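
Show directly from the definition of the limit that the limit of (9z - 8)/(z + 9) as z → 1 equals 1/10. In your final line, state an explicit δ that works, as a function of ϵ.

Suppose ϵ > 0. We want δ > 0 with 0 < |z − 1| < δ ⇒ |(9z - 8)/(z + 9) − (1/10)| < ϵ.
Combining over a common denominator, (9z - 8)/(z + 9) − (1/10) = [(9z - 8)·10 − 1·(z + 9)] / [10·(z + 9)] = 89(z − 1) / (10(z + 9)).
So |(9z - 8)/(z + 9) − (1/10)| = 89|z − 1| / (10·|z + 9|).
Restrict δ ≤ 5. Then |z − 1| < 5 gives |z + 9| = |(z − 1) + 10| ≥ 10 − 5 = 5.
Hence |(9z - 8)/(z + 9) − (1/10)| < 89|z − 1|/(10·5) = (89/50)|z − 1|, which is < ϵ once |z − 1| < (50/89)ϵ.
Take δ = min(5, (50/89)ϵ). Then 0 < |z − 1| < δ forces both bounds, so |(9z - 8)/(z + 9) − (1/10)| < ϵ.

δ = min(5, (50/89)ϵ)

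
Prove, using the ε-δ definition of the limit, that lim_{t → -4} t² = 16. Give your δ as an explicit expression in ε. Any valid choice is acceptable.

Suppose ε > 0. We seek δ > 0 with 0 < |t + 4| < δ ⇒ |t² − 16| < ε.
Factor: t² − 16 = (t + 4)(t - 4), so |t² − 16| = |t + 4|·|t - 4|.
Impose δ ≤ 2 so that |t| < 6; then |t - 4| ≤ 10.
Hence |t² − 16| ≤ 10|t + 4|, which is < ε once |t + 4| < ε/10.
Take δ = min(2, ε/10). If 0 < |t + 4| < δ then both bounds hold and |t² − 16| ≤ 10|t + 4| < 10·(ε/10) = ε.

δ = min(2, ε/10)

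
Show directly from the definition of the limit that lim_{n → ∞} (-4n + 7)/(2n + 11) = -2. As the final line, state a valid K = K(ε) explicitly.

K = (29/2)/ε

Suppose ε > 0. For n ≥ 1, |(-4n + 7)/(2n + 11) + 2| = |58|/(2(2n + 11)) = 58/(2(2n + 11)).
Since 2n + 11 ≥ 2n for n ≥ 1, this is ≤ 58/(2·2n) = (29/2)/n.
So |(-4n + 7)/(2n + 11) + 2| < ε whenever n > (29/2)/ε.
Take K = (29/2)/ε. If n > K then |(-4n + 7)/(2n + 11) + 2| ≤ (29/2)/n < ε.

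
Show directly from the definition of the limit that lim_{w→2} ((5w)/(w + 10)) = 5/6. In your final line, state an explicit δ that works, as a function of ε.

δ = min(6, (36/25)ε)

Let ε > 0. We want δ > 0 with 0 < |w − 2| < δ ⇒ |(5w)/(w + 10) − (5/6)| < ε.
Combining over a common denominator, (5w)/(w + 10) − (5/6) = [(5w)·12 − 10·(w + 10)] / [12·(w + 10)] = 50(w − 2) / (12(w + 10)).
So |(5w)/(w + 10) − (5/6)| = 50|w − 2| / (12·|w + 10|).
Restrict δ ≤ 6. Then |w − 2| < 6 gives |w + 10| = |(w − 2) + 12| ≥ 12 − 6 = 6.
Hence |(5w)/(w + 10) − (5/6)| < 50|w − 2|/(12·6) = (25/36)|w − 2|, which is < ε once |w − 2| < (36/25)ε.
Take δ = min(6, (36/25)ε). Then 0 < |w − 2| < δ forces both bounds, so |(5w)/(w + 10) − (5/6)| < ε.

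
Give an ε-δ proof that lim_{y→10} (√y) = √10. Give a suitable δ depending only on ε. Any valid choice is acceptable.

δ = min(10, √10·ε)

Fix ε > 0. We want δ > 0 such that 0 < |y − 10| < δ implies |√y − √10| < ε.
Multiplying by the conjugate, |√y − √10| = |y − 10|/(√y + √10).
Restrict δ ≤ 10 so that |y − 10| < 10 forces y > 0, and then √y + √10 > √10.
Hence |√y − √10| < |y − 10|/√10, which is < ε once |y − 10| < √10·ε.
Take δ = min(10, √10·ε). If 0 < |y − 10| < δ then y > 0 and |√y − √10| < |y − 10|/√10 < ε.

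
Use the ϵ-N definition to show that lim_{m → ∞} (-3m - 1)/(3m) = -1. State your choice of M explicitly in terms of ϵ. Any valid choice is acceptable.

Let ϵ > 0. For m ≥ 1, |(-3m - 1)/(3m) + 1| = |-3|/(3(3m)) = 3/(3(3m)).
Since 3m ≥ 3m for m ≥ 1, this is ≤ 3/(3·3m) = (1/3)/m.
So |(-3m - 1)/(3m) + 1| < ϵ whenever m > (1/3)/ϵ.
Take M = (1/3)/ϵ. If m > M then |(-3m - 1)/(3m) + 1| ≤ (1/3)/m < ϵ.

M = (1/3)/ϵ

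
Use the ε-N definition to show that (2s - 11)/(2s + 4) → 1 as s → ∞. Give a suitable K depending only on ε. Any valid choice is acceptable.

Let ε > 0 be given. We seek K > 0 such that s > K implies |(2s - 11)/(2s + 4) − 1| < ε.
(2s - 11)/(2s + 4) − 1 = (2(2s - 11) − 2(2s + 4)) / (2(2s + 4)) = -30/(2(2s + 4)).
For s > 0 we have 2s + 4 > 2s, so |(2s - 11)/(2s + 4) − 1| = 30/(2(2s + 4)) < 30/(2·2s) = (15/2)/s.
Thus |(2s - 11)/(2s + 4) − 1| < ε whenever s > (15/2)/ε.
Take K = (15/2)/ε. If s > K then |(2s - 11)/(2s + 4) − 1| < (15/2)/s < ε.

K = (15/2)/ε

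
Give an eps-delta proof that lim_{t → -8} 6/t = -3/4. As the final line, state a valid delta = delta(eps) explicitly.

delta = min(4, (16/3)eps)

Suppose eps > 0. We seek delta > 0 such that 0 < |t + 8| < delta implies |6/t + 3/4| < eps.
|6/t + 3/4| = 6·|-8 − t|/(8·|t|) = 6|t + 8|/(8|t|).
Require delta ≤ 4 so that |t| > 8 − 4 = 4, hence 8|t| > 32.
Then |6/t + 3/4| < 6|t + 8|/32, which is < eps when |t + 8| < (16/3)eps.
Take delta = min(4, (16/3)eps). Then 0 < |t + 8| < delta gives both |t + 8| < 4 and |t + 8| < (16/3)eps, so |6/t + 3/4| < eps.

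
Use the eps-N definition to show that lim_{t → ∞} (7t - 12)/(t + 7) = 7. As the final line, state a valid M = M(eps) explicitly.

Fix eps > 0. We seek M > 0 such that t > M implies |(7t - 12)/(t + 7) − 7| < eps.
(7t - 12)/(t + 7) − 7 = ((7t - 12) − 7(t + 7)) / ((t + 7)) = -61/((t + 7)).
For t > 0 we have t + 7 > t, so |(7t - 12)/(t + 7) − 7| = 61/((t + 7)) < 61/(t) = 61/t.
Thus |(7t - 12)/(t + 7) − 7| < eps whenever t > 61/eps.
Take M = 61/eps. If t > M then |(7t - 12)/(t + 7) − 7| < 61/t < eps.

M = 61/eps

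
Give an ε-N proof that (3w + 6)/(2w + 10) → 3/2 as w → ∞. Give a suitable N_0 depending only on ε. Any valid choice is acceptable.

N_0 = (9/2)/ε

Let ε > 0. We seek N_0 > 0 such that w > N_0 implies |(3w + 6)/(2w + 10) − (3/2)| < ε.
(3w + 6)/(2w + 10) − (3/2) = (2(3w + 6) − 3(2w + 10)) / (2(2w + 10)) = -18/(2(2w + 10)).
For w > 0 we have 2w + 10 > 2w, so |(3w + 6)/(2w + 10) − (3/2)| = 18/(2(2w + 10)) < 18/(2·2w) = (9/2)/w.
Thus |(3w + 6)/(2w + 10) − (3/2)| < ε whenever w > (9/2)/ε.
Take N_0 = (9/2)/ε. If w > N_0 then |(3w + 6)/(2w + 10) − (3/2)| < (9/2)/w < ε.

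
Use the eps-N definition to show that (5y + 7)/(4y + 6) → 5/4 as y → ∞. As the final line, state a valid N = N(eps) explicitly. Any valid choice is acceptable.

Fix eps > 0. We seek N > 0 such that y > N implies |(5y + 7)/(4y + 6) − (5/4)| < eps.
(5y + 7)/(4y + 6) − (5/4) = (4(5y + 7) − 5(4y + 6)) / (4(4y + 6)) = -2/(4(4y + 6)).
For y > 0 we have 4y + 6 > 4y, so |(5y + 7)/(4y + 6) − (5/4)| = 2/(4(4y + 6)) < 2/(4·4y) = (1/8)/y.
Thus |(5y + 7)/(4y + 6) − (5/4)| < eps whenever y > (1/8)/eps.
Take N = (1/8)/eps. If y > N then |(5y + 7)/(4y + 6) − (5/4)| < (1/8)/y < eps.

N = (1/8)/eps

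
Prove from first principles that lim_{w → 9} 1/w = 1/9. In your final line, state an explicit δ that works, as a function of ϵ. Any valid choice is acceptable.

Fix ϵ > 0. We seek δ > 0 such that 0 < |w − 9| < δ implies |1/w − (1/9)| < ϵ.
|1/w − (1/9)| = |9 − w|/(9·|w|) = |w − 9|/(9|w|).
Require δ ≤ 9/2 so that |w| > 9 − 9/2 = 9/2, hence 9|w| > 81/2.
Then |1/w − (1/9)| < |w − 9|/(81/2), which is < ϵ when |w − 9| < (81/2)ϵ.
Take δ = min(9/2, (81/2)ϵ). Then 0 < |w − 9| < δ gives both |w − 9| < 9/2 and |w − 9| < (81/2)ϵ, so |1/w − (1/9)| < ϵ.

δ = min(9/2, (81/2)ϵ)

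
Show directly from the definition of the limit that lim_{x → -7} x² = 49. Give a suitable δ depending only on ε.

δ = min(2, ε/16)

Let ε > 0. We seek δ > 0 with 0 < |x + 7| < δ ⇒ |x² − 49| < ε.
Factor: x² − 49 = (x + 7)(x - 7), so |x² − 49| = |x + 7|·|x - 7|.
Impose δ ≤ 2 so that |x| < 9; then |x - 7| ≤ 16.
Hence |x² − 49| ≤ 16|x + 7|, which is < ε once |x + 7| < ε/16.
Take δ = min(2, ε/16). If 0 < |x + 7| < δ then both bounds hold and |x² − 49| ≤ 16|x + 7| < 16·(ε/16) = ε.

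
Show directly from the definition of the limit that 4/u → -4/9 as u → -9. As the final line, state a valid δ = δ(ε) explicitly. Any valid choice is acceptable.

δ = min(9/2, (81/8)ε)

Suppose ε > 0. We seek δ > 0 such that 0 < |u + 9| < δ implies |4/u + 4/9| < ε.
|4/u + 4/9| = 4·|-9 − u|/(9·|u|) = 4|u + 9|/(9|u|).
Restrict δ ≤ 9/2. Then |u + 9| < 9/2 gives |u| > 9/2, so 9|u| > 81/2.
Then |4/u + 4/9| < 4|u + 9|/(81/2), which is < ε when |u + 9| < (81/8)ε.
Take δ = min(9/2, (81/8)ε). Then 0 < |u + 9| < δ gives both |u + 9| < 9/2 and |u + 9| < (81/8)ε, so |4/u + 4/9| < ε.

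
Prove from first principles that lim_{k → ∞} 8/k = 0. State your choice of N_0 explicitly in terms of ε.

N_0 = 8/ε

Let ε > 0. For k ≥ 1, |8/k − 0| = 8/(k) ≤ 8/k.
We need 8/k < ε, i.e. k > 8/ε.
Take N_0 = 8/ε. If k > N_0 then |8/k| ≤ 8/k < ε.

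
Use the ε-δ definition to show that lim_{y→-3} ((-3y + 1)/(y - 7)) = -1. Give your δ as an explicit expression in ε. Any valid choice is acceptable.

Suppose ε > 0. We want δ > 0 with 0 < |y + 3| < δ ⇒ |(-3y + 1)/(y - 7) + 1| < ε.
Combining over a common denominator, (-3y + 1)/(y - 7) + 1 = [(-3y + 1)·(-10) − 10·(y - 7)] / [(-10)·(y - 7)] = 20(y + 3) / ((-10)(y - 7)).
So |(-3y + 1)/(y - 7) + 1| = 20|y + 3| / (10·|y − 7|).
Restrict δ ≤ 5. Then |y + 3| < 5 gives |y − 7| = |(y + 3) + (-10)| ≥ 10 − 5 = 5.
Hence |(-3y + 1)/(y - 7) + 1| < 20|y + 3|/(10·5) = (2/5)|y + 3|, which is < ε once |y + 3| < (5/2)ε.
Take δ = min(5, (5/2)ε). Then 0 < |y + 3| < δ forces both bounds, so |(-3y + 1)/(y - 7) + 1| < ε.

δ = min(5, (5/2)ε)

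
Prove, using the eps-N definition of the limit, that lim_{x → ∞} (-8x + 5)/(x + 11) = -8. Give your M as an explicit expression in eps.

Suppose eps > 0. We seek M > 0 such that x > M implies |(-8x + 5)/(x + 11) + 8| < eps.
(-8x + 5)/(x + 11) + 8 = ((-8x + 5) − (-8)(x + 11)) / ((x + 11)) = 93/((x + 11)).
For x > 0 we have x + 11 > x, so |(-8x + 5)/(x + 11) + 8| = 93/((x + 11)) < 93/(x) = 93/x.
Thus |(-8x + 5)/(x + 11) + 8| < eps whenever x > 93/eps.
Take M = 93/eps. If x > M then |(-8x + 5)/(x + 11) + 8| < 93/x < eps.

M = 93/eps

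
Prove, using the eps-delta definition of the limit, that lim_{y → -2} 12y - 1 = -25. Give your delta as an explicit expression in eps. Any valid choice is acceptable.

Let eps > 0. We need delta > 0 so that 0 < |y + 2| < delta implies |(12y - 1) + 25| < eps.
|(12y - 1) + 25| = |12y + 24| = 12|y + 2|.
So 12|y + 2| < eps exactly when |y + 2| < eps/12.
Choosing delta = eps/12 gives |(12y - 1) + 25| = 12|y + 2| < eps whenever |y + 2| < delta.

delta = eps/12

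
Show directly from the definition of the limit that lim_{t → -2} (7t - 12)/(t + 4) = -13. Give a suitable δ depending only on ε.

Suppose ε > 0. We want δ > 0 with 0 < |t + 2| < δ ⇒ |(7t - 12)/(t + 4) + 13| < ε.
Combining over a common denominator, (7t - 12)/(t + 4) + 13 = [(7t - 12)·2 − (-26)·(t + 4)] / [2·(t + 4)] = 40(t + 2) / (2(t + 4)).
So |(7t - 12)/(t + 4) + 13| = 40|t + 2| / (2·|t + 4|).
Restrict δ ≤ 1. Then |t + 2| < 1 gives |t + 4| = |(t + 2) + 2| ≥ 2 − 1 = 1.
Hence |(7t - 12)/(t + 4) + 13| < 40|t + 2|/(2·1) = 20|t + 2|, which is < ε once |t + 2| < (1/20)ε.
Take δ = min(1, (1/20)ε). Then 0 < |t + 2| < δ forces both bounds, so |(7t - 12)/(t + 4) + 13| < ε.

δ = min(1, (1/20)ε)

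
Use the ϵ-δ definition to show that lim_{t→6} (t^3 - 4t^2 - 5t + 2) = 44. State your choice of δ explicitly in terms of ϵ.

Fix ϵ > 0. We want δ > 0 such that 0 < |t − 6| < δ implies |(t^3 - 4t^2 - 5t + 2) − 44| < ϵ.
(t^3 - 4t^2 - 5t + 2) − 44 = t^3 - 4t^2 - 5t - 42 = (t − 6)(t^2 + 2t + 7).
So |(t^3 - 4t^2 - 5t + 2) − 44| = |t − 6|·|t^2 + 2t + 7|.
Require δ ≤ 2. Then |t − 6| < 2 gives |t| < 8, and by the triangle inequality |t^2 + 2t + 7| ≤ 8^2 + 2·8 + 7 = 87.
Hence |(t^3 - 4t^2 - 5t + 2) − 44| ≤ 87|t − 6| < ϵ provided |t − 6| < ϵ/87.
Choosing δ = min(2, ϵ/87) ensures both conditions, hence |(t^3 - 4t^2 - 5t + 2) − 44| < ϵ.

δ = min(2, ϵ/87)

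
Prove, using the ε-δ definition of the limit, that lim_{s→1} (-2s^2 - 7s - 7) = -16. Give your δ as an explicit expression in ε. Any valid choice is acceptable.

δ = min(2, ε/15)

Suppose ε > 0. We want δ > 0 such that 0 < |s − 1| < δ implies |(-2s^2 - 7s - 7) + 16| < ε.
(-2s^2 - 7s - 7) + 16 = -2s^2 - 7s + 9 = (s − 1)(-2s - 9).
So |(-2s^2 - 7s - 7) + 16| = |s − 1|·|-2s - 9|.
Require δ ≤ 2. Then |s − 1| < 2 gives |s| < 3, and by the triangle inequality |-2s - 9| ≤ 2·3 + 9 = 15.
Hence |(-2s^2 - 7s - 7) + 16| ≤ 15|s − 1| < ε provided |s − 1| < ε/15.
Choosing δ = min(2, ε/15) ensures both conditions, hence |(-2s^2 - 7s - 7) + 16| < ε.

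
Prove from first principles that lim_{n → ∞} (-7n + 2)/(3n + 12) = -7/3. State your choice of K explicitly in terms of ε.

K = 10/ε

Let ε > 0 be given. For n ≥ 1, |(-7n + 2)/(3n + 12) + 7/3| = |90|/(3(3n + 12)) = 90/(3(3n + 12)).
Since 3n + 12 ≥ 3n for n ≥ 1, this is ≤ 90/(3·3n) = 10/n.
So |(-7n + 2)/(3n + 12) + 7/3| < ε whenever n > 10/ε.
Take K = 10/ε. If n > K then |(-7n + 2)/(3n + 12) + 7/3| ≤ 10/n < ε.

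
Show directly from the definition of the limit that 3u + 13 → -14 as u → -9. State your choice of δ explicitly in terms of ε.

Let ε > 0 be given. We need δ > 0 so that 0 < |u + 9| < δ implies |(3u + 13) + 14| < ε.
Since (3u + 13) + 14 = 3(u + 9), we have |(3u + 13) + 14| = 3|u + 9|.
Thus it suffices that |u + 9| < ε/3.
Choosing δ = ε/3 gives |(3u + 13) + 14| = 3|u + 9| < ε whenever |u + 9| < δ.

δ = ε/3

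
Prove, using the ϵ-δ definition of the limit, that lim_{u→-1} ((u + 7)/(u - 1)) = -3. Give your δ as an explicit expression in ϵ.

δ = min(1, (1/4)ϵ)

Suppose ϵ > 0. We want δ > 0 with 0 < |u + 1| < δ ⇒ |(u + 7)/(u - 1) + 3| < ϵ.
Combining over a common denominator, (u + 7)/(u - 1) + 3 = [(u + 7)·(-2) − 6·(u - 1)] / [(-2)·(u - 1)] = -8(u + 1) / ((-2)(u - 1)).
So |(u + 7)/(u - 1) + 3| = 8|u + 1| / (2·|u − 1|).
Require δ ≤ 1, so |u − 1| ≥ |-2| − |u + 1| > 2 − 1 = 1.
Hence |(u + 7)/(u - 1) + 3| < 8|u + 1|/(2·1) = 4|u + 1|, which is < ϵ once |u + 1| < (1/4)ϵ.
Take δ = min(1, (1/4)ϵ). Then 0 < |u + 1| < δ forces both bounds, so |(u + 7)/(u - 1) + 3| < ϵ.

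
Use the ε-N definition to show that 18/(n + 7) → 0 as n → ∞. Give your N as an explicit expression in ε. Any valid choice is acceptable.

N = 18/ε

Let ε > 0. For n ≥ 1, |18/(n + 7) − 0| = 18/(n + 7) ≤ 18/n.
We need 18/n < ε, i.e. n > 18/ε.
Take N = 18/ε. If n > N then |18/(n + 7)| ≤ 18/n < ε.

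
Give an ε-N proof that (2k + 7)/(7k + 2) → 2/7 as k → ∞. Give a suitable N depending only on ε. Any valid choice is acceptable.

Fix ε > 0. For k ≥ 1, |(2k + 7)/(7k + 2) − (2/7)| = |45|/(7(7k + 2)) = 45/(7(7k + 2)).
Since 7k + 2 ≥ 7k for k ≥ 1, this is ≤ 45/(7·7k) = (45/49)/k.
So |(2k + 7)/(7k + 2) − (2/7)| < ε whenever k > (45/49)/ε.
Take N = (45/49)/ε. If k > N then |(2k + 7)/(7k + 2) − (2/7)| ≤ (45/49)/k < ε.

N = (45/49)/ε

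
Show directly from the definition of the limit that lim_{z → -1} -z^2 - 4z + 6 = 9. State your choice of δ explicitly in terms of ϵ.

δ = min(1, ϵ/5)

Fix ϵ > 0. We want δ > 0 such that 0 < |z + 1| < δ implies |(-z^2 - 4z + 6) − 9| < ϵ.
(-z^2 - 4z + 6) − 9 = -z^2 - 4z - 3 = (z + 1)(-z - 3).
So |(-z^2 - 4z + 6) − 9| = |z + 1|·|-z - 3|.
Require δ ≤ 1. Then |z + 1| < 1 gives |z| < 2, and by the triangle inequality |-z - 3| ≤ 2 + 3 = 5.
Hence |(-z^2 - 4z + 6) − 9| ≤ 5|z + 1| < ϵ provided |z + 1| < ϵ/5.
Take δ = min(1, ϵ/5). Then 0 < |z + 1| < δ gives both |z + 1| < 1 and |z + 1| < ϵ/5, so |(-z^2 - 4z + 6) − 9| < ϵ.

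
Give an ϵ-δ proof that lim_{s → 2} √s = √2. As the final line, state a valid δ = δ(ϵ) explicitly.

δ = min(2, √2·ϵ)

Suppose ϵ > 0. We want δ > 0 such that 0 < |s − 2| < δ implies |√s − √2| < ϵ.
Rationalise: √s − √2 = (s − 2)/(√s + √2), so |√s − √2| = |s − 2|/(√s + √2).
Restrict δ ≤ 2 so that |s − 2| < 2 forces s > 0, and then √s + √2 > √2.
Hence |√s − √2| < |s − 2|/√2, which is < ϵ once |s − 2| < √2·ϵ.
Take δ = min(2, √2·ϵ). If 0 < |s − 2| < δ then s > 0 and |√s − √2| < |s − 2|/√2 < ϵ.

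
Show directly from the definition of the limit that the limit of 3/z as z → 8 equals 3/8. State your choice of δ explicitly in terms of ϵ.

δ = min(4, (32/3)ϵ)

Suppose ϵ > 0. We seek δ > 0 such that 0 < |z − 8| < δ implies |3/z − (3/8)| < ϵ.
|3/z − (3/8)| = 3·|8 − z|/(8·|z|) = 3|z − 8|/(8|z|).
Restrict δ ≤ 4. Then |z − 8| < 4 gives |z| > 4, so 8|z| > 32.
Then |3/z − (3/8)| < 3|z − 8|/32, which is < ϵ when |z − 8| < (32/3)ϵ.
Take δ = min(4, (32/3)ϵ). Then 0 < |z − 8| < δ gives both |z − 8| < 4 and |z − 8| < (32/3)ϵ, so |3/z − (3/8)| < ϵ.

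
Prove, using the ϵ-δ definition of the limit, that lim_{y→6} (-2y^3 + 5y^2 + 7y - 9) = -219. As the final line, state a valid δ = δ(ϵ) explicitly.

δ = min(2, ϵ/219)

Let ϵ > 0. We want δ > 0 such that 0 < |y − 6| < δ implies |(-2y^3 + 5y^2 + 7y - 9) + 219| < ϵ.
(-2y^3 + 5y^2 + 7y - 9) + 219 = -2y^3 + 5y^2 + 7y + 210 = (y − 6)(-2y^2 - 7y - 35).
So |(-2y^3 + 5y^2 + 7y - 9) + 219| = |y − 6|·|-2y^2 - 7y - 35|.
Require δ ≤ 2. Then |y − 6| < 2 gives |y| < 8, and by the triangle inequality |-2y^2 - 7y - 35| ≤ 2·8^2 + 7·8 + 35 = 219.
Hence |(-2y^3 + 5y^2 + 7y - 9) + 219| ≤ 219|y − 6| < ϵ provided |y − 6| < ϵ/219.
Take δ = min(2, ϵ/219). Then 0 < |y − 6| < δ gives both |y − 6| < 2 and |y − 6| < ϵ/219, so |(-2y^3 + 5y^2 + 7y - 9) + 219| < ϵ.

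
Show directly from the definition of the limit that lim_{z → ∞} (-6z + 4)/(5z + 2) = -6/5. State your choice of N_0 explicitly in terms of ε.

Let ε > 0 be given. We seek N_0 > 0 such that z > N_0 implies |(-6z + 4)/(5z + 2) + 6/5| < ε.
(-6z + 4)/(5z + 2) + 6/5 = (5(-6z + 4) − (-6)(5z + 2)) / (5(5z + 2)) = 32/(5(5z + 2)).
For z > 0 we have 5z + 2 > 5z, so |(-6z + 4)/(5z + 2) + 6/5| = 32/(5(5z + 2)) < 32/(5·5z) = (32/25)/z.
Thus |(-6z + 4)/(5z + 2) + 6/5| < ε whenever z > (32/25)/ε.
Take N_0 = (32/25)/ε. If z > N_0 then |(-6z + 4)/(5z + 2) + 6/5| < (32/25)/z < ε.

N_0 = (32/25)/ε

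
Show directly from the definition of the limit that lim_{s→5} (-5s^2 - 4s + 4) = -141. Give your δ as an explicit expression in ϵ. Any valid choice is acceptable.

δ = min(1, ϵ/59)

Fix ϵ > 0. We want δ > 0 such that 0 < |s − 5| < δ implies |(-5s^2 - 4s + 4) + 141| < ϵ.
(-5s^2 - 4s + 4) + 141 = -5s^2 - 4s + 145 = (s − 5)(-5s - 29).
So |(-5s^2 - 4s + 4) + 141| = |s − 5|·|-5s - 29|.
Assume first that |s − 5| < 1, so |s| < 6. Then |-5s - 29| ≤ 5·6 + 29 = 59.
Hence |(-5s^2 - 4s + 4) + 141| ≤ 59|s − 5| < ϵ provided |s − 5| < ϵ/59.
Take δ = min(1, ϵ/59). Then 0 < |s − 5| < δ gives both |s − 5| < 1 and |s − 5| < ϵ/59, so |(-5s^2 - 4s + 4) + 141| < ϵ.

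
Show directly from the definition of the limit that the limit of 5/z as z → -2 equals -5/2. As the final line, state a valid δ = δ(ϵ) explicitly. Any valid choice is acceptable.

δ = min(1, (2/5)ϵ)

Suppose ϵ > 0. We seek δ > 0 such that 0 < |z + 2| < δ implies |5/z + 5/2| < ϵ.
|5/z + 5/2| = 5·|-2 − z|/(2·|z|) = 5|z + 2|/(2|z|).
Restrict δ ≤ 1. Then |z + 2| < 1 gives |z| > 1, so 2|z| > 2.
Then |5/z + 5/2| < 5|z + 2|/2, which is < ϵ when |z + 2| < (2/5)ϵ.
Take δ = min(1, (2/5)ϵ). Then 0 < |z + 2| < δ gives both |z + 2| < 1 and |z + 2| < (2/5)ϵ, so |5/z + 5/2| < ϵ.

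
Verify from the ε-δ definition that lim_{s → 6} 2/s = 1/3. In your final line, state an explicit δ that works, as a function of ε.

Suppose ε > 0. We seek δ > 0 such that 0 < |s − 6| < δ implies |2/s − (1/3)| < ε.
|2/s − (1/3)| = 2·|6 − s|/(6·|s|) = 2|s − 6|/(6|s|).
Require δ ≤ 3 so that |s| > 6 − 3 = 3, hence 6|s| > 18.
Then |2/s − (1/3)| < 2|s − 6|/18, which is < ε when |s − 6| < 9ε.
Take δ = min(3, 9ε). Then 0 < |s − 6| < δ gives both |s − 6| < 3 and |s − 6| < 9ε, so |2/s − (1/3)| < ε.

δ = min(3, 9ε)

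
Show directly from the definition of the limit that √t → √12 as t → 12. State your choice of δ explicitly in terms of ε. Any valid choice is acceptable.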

=======

### About this task
No line should appear in the answer except those from the one containing "δ(ϵ) explicitly. Any valid choice is acceptable." through the last line of the listing, each retyped exactly.

### Response to this task
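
Show directly from the definition of the limit that the limit of 5/z as z → -2 equals -5/2. As the final line, state a valid δ = δ(ϵ) explicitly. Any valid choice is acceptable.

δ = min(1, (2/5)ϵ)

Suppose ϵ > 0. We seek δ > 0 such that 0 < |z + 2| < δ implies |5/z + 5/2| < ϵ.
|5/z + 5/2| = 5·|-2 − z|/(2·|z|) = 5|z + 2|/(2|z|).
Restrict δ ≤ 1. Then |z + 2| < 1 gives |z| > 1, so 2|z| > 2.
Then |5/z + 5/2| < 5|z + 2|/2, which is < ϵ when |z + 2| < (2/5)ϵ.
Take δ = min(1, (2/5)ϵ). Then 0 < |z + 2| < δ gives both |z + 2| < 1 and |z + 2| < (2/5)ϵ, so |5/z + 5/2| < ϵ.

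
Verify from the ε-δ definition that lim_{s → 6} 2/s = 1/3. In your final line, state an explicit δ that works, as a function of ε.

Suppose ε > 0. We seek δ > 0 such that 0 < |s − 6| < δ implies |2/s − (1/3)| < ε.
|2/s − (1/3)| = 2·|6 − s|/(6·|s|) = 2|s − 6|/(6|s|).
Require δ ≤ 3 so that |s| > 6 − 3 = 3, hence 6|s| > 18.
Then |2/s − (1/3)| < 2|s − 6|/18, which is < ε when |s − 6| < 9ε.
Take δ = min(3, 9ε). Then 0 < |s − 6| < δ gives both |s − 6| < 3 and |s − 6| < 9ε, so |2/s − (1/3)| < ε.

δ = min(3, 9ε)

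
Show directly from the definition of the limit that √t → √12 as t → 12. State your choice of δ explicitly in terms of ε. Any valid choice is acceptable.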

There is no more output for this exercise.